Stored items
# # # # #

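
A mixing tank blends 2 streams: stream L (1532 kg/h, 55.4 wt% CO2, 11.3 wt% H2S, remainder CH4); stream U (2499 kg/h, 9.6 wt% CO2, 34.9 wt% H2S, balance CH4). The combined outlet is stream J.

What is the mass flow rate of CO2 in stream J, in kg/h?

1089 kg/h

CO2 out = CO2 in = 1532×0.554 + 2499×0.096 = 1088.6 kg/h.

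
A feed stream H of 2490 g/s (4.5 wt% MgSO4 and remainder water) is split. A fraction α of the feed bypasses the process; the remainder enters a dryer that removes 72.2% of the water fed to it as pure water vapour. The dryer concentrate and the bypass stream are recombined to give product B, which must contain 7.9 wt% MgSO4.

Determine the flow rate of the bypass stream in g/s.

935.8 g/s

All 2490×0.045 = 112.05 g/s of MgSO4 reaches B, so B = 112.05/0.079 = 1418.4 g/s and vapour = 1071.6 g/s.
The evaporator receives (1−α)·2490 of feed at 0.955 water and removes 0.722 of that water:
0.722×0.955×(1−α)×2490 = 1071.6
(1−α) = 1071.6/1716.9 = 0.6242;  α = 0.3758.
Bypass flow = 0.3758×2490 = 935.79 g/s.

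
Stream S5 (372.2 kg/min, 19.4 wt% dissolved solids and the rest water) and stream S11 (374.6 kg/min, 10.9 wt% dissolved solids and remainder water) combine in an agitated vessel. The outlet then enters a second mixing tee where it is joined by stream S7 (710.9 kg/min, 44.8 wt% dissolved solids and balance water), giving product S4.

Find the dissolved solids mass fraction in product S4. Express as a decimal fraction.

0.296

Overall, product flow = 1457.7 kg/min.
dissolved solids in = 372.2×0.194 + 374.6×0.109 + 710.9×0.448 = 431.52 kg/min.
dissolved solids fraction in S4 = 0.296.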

# # # # #

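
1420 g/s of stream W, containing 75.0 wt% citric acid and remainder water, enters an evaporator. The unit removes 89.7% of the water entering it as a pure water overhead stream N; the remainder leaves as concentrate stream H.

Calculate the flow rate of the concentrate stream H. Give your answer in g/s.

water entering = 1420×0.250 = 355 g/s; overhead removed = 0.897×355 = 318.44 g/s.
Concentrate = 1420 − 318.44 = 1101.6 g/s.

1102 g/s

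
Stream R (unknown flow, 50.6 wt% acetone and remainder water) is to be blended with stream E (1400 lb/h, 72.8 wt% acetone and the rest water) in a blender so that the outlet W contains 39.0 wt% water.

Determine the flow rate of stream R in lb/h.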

# # # # #

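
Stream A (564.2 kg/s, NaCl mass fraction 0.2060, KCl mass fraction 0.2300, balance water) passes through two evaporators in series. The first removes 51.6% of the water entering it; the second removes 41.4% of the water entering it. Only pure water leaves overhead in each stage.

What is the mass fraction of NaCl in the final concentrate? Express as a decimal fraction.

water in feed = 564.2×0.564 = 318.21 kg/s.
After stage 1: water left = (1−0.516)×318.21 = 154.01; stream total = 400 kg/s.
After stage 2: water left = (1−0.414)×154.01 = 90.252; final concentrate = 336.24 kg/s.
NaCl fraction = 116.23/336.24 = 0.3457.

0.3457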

# # # # #

(Work task):
Your answer should be each line of the data that contains the word "leaves", copied as it stands.

(Finished exercise):
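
1420 g/s of stream W, containing 75.0 wt% citric acid and remainder water, enters an evaporator. The unit removes 89.7% of the water entering it as a pure water overhead stream N; the remainder leaves as concentrate stream H.
Stream A (564.2 kg/s, NaCl mass fraction 0.2060, KCl mass fraction 0.2300, balance water) passes through two evaporators in series. The first removes 51.6% of the water entering it; the second removes 41.4% of the water entering it. Only pure water leaves overhead in each stage.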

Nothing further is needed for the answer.